Could every line below be written out exactly as it appears?
• • • •
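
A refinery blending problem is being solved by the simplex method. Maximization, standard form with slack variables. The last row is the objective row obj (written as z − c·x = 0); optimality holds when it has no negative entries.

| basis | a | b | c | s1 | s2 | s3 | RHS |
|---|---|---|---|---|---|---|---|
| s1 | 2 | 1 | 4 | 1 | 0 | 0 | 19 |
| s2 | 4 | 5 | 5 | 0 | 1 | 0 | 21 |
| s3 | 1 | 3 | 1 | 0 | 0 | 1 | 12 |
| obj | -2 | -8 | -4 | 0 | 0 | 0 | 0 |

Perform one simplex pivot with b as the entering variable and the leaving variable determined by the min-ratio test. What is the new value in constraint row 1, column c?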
• • • •
Answer to the problem –
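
A refinery blending problem is being solved by the simplex method. Maximization, standard form with slack variables. The last row is the objective row obj (written as z − c·x = 0); optimality holds when it has no negative entries.

| basis | a | b | c | s1 | s2 | s3 | RHS |
|---|---|---|---|---|---|---|---|
| s1 | 2 | 1 | 4 | 1 | 0 | 0 | 19 |
| s2 | 4 | 5 | 5 | 0 | 1 | 0 | 21 |
| s3 | 1 | 3 | 1 | 0 | 0 | 1 | 12 |
| obj | -2 | -8 | -4 | 0 | 0 | 0 | 0 |

Perform one simplex pivot with b as the entering variable and the leaving variable determined by the min-ratio test. What is the new value in constraint row 1, column c?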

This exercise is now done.